- _ASSIGNED TASK_
The answer should contain each record below, repeated exactly.

- _DATA SECTION_

· · · · · · ·

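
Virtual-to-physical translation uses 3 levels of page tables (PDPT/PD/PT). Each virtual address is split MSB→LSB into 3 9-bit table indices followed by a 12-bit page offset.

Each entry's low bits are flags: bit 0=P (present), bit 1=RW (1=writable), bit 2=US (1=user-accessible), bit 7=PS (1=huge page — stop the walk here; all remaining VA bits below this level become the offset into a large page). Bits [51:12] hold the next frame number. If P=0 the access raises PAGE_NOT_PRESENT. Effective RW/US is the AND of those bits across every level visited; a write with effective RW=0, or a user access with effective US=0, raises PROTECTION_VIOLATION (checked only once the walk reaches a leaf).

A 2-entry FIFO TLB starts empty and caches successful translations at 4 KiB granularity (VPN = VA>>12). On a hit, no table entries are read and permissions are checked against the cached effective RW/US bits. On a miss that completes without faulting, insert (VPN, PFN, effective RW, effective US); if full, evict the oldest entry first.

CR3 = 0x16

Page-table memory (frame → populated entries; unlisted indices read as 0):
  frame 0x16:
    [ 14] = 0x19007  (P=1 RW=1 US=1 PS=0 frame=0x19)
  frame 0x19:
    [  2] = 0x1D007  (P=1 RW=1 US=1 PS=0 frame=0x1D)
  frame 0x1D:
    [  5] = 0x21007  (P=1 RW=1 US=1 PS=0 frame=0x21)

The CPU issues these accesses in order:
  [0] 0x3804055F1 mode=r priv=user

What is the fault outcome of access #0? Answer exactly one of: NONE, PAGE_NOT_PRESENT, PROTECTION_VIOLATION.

Trace:
#0 VA=0x3804055F1 (r,user):
  lvl0: tbl 0x16, slot 14 ⇒ 0x19007 (P1/RW1/US1/PS0)
  lvl1: tbl 0x19, slot 2 ⇒ 0x1D007 (P1/RW1/US1/PS0)
  lvl2: tbl 0x1D, slot 5 ⇒ 0x21007 (P1/RW1/US1/PS0)
  ⇒ phys 0x215F1  [3 reads]

Access #0 fault: NONE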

· · · · · · ·

- _EXERCISE RESPONSE_
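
Virtual-to-physical translation uses 3 levels of page tables (PDPT/PD/PT). Each virtual address is split MSB→LSB into 3 9-bit table indices followed by a 12-bit page offset.

Each entry's low bits are flags: bit 0=P (present), bit 1=RW (1=writable), bit 2=US (1=user-accessible), bit 7=PS (1=huge page — stop the walk here; all remaining VA bits below this level become the offset into a large page). Bits [51:12] hold the next frame number. If P=0 the access raises PAGE_NOT_PRESENT. Effective RW/US is the AND of those bits across every level visited; a write with effective RW=0, or a user access with effective US=0, raises PROTECTION_VIOLATION (checked only once the walk reaches a leaf).

A 2-entry FIFO TLB starts empty and caches successful translations at 4 KiB granularity (VPN = VA>>12). On a hit, no table entries are read and permissions are checked against the cached effective RW/US bits. On a miss that completes without faulting, insert (VPN, PFN, effective RW, effective US); if full, evict the oldest entry first.

CR3 = 0x16

Page-table memory (frame → populated entries; unlisted indices read as 0):
  frame 0x16:
    [ 14] = 0x19007  (P=1 RW=1 US=1 PS=0 frame=0x19)
  frame 0x19:
    [  2] = 0x1D007  (P=1 RW=1 US=1 PS=0 frame=0x1D)
  frame 0x1D:
    [  5] = 0x21007  (P=1 RW=1 US=1 PS=0 frame=0x21)

The CPU issues these accesses in order:
  [0] 0x3804055F1 mode=r priv=user

What is the fault outcome of access #0? Answer exactly one of: NONE, PAGE_NOT_PRESENT, PROTECTION_VIOLATION.

Trace:
#0 VA=0x3804055F1 (r,user):
  lvl0: tbl 0x16, slot 14 ⇒ 0x19007 (P1/RW1/US1/PS0)
  lvl1: tbl 0x19, slot 2 ⇒ 0x1D007 (P1/RW1/US1/PS0)
  lvl2: tbl 0x1D, slot 5 ⇒ 0x21007 (P1/RW1/US1/PS0)
  ⇒ phys 0x215F1  [3 reads]

Access #0 fault: NONE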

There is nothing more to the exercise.